• [Work instructions] Read through the data and report every line in which the word "Adjustments" occurs.

• [Data for processing]
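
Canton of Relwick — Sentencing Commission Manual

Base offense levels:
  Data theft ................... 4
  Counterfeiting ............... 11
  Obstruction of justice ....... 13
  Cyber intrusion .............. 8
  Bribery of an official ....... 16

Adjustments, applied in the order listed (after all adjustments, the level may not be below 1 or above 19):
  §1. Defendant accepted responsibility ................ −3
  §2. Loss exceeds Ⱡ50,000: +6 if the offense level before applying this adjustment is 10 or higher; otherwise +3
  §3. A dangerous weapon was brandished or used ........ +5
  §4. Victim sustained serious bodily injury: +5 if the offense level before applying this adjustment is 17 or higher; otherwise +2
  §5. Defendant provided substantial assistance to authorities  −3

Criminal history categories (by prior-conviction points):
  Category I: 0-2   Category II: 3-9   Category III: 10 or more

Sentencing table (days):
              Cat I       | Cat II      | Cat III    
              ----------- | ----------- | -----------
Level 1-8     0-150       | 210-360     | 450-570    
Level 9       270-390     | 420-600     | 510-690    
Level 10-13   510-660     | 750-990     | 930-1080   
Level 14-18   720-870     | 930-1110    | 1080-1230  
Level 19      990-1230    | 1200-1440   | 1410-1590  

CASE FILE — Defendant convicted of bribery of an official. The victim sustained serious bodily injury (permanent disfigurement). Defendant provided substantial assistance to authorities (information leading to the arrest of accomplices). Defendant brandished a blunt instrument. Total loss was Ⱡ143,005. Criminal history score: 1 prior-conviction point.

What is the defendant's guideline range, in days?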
...
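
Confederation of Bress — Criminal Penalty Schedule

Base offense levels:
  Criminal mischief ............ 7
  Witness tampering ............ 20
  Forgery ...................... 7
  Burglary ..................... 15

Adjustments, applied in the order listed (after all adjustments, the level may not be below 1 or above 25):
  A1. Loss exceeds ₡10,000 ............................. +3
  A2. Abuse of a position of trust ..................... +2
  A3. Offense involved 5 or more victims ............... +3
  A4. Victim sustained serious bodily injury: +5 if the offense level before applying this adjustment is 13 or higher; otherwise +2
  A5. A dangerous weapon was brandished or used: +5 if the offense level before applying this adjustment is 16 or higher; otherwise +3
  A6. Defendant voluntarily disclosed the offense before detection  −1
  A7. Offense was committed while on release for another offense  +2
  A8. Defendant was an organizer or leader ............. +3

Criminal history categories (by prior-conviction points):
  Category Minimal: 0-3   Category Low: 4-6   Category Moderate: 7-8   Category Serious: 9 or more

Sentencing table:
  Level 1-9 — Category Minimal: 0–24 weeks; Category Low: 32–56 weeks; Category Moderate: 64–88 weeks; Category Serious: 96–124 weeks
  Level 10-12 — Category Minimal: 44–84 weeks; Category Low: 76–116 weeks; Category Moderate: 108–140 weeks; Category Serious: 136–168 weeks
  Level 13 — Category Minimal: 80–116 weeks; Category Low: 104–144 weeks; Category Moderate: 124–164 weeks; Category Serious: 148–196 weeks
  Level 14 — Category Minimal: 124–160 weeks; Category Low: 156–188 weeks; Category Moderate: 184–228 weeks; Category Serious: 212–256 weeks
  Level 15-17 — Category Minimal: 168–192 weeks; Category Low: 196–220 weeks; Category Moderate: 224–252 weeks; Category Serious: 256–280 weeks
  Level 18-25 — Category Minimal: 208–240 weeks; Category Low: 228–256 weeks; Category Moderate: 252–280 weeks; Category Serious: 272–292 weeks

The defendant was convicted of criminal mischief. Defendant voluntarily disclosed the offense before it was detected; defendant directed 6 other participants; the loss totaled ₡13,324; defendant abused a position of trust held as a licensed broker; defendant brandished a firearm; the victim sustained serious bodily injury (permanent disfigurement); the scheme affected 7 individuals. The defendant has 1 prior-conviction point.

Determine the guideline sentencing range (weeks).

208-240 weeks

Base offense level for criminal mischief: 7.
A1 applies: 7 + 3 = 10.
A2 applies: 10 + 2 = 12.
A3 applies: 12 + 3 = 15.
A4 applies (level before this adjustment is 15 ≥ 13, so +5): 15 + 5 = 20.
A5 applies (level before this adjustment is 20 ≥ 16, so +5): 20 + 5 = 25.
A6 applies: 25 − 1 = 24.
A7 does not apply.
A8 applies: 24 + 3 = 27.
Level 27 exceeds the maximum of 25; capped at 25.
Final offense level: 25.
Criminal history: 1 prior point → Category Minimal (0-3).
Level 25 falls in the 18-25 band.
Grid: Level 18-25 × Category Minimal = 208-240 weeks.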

• [Solved exercise]
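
Adjustments, applied in the order listed (after all adjustments, the level may not be below 1 or above 19):
Adjustments, applied in the order listed (after all adjustments, the level may not be below 1 or above 25):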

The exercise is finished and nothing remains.